What to produce
Find the lines below holding the word "system" and copy each of them.

Stored data:
..............................

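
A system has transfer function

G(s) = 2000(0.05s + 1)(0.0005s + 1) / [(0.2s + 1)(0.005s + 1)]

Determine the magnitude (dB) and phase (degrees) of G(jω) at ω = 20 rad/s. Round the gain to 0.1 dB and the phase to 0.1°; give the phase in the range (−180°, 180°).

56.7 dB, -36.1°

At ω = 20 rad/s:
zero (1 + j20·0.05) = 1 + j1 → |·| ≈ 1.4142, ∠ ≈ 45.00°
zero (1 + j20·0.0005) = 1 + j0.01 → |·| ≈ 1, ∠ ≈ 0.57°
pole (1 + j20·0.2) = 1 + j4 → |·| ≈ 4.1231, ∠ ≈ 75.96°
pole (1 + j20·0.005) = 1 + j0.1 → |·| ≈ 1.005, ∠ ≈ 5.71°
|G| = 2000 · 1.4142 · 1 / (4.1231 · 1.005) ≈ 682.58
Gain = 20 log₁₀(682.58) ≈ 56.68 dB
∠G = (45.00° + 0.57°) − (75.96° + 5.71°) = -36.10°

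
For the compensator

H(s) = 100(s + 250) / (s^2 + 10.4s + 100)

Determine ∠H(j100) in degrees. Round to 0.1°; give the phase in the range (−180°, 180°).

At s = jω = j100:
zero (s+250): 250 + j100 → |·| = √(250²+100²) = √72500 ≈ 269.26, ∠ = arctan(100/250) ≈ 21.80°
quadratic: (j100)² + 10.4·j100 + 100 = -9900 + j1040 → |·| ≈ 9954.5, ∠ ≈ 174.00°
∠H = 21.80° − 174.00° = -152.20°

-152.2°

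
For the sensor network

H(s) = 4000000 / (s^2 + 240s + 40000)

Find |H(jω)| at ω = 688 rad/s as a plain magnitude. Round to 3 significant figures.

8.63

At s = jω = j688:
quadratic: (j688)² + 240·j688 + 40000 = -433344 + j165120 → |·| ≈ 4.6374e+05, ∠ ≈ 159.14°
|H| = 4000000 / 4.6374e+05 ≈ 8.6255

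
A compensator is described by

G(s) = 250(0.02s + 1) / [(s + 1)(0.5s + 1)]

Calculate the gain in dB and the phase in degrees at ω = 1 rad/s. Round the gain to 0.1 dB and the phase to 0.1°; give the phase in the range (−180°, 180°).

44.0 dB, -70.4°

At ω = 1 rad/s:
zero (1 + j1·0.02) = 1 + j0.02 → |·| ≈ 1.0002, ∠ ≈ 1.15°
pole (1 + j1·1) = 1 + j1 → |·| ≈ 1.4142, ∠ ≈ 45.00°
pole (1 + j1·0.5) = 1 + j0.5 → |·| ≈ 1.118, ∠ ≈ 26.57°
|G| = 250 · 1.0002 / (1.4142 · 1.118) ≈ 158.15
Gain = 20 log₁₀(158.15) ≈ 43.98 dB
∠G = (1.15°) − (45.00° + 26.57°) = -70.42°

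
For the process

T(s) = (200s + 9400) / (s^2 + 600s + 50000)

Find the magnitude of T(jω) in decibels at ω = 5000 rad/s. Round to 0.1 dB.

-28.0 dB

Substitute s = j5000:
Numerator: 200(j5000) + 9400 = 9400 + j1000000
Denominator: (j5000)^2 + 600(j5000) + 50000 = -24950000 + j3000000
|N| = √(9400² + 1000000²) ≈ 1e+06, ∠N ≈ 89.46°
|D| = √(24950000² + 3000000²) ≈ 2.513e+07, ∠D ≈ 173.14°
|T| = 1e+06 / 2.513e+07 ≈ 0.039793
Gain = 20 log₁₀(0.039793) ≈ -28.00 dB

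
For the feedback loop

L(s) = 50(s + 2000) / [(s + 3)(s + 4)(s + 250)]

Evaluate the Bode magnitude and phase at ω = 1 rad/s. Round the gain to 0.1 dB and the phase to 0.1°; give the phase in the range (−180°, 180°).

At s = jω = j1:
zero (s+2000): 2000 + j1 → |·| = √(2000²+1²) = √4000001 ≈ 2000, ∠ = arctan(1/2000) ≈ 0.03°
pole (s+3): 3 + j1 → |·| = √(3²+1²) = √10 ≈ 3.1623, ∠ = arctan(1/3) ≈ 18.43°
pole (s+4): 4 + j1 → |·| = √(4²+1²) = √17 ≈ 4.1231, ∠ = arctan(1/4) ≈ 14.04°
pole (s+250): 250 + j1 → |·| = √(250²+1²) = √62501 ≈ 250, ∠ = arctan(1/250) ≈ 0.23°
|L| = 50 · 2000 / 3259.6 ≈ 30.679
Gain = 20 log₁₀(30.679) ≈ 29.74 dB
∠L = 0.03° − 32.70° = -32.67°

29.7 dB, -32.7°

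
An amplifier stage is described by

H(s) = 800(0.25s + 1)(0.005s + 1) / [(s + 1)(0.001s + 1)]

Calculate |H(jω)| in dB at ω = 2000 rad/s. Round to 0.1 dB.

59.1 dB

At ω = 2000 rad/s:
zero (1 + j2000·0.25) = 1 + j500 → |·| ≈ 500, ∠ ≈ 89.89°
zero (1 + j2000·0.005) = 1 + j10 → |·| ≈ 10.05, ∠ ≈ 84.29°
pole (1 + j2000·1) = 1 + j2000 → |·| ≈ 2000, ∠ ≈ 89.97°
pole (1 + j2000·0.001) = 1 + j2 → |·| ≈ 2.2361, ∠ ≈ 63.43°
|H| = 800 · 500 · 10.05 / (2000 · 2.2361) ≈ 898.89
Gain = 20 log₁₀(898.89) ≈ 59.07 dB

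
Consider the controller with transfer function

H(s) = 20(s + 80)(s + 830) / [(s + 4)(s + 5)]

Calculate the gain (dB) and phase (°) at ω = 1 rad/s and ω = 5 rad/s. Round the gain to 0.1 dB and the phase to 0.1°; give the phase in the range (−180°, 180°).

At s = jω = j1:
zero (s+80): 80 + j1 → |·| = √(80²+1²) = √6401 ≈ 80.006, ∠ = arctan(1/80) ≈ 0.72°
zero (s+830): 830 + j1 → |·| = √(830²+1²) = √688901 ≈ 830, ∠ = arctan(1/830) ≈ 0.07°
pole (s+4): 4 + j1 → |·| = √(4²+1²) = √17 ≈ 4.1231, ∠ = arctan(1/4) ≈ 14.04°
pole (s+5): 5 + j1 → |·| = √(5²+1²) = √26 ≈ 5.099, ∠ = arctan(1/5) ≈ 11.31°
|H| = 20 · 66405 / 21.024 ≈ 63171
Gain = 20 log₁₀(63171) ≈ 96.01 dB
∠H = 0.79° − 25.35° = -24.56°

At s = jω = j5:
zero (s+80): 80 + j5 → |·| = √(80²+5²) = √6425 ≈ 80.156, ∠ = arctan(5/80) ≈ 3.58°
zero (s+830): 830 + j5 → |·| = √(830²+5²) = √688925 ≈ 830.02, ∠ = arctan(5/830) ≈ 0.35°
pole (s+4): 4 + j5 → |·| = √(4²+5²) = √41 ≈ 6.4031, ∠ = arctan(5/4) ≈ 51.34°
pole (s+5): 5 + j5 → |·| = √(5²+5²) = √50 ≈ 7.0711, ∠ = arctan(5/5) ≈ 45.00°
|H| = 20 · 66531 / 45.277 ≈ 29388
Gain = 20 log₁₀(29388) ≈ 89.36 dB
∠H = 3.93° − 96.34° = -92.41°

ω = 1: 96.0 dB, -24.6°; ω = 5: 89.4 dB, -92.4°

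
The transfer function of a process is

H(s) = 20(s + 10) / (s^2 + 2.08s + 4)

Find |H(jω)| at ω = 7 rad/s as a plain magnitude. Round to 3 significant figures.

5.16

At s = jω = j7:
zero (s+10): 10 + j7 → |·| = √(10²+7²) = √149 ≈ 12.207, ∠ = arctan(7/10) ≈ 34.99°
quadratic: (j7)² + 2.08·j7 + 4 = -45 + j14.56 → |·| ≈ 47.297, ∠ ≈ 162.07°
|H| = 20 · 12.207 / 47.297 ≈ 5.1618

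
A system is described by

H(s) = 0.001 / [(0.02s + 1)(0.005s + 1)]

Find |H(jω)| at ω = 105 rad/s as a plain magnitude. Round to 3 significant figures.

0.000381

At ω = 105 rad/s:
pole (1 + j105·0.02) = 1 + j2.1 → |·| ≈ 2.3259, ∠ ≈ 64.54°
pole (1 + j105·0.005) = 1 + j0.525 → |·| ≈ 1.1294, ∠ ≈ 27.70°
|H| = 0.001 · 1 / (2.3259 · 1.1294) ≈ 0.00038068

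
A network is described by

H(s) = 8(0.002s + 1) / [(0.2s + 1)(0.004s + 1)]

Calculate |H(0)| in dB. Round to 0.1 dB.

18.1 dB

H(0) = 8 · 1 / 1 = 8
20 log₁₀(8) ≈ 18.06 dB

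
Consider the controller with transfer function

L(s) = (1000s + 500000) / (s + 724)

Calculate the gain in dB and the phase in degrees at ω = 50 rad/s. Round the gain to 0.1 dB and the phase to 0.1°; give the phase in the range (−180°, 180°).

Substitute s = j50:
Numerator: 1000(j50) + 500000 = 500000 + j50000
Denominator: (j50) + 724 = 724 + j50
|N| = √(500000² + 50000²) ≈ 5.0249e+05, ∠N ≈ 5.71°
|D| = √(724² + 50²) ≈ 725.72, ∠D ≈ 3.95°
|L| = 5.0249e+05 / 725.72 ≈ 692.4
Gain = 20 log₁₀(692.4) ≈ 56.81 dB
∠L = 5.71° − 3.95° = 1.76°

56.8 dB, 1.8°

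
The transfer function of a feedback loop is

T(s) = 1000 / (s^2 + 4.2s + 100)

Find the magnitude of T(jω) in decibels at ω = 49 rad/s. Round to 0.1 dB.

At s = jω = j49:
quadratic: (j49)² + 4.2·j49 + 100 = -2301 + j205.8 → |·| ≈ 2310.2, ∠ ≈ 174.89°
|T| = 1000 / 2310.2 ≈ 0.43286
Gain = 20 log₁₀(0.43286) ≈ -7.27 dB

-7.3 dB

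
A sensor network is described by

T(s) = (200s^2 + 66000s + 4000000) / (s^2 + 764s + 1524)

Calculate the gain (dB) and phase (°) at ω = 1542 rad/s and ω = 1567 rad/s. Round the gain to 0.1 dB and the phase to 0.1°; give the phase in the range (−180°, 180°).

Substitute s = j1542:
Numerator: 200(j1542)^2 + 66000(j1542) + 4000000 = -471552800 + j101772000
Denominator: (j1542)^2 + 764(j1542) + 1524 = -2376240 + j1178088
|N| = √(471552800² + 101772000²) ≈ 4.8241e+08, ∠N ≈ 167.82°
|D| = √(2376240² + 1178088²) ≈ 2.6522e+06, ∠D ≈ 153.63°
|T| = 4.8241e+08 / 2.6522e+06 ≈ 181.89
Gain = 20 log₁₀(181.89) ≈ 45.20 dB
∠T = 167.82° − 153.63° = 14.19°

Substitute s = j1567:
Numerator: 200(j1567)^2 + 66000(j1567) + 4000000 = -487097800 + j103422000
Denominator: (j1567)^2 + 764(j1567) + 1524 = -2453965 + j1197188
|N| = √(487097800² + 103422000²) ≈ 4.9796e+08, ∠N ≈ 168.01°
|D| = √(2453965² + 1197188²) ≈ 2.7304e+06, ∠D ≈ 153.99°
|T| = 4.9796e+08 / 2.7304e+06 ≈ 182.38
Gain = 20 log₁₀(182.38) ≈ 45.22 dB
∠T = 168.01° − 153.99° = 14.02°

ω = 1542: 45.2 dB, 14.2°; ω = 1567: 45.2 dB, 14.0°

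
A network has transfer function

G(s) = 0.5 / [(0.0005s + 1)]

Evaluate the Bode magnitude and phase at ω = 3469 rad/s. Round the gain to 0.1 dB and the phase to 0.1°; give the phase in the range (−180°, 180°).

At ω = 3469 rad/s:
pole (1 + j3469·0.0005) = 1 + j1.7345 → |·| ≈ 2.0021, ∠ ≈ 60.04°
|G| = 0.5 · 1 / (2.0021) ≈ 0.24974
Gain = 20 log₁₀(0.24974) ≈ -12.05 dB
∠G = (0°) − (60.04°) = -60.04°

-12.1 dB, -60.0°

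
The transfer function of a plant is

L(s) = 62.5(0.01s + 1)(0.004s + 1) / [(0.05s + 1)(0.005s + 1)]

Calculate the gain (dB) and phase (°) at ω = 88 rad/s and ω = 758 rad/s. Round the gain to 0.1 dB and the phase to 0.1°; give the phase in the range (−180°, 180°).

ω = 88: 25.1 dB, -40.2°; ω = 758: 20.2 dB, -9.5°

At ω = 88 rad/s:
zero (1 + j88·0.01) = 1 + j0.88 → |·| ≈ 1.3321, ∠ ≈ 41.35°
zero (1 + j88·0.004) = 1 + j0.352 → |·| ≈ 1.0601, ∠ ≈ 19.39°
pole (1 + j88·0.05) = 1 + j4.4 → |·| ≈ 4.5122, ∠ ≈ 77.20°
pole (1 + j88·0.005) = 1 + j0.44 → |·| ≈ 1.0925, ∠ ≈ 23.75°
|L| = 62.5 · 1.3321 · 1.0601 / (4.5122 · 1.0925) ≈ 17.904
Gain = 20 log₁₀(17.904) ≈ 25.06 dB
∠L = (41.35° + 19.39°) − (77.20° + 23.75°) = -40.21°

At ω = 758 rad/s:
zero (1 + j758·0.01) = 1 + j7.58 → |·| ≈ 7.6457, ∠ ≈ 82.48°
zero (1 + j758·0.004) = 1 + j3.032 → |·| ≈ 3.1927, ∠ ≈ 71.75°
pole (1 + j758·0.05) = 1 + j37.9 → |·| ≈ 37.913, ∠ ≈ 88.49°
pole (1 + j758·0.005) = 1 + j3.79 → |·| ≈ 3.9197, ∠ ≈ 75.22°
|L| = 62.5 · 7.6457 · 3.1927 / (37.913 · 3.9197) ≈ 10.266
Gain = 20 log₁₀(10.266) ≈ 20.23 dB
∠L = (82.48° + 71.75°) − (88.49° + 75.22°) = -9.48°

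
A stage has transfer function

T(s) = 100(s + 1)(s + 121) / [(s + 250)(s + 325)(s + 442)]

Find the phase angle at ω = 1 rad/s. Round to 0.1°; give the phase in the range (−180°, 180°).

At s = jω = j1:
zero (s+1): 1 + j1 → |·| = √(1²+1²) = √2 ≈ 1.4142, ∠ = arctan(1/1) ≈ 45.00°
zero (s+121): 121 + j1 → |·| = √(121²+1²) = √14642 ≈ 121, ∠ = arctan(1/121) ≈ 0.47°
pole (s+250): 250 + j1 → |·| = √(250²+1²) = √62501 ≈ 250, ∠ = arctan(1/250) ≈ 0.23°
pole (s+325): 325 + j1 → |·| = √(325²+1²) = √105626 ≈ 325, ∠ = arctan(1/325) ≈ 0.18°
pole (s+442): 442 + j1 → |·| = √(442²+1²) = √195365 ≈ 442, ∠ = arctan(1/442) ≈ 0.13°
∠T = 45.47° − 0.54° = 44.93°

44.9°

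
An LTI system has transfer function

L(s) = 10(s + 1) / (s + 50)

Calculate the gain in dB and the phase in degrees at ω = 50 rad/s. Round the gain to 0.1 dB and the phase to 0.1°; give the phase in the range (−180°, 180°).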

..............................

Completed task
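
A system has transfer function
A system is described by
An LTI system has transfer function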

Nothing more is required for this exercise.